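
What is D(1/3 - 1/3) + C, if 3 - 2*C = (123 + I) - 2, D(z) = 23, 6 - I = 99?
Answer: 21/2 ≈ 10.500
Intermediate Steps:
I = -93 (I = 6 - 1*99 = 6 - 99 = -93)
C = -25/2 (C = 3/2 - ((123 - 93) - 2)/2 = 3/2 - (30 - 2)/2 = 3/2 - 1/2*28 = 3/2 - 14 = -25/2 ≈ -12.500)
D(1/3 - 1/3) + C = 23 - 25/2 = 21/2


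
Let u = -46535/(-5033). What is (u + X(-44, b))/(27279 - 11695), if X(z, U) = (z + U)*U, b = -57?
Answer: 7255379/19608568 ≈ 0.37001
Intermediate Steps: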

+++++

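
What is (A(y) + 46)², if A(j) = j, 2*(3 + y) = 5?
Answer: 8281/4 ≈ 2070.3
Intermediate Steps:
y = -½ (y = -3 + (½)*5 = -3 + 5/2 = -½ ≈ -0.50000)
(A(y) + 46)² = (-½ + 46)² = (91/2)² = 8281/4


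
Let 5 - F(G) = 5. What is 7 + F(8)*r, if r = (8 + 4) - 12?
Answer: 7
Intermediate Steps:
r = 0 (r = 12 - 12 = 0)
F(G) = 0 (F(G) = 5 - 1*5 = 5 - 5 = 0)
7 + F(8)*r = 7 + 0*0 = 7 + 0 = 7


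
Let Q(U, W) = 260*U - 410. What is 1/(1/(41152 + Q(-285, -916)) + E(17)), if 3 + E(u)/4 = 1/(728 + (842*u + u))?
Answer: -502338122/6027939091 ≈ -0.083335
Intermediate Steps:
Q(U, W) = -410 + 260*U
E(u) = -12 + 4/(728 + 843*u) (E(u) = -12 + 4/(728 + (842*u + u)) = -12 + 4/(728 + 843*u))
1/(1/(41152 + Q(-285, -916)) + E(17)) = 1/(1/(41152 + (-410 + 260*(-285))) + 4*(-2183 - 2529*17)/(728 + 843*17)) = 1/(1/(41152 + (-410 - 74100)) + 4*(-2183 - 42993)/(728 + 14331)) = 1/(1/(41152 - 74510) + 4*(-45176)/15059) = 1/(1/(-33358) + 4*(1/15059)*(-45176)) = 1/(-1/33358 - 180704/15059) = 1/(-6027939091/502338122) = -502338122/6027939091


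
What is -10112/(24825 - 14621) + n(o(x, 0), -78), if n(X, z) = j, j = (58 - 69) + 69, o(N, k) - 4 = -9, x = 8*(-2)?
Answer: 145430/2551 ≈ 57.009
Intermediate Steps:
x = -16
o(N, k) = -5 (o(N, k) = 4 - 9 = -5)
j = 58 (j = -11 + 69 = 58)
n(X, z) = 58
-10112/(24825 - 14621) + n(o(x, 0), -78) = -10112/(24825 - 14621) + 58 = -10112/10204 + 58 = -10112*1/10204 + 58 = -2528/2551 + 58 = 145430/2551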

+++++

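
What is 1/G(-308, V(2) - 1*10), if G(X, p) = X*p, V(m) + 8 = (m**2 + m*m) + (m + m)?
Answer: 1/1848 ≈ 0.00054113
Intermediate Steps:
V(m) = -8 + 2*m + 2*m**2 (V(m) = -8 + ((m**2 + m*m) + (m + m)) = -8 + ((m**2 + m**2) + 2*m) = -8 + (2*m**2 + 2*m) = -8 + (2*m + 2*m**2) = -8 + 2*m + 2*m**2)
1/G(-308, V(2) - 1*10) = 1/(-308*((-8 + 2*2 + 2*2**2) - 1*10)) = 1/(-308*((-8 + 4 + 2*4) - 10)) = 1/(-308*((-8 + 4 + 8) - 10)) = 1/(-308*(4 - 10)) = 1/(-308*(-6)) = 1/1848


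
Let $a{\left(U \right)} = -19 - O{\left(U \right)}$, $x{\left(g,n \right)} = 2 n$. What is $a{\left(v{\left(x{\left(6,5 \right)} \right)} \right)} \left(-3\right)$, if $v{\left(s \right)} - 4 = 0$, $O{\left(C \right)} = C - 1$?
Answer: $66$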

+++++

**Problem**
Scan the entries above for the word "What" and collect each line holding it.

**Task output**
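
What is D(1/3 - 1/3) + C, if 3 - 2*C = (123 + I) - 2, D(z) = 23, 6 - I = 99?
Let u = -46535/(-5033). What is (u + X(-44, b))/(27279 - 11695), if X(z, U) = (z + U)*U, b = -57?
What is (A(y) + 46)², if A(j) = j, 2*(3 + y) = 5?
Let 5 - F(G) = 5. What is 7 + F(8)*r, if r = (8 + 4) - 12?
Let Q(U, W) = 260*U - 410. What is 1/(1/(41152 + Q(-285, -916)) + E(17)), if 3 + E(u)/4 = 1/(728 + (842*u + u))?
What is -10112/(24825 - 14621) + n(o(x, 0), -78), if n(X, z) = j, j = (58 - 69) + 69, o(N, k) - 4 = -9, x = 8*(-2)?
What is 1/G(-308, V(2) - 1*10), if G(X, p) = X*p, V(m) + 8 = (m**2 + m*m) + (m + m)?
Let $a{\left(U \right)} = -19 - O{\left(U \right)}$, $x{\left(g,n \right)} = 2 n$. What is $a{\left(v{\left(x{\left(6,5 \right)} \right)} \right)} \left(-3\right)$, if $v{\left(s \right)} - 4 = 0$, $O{\left(C \right)} = C - 1$?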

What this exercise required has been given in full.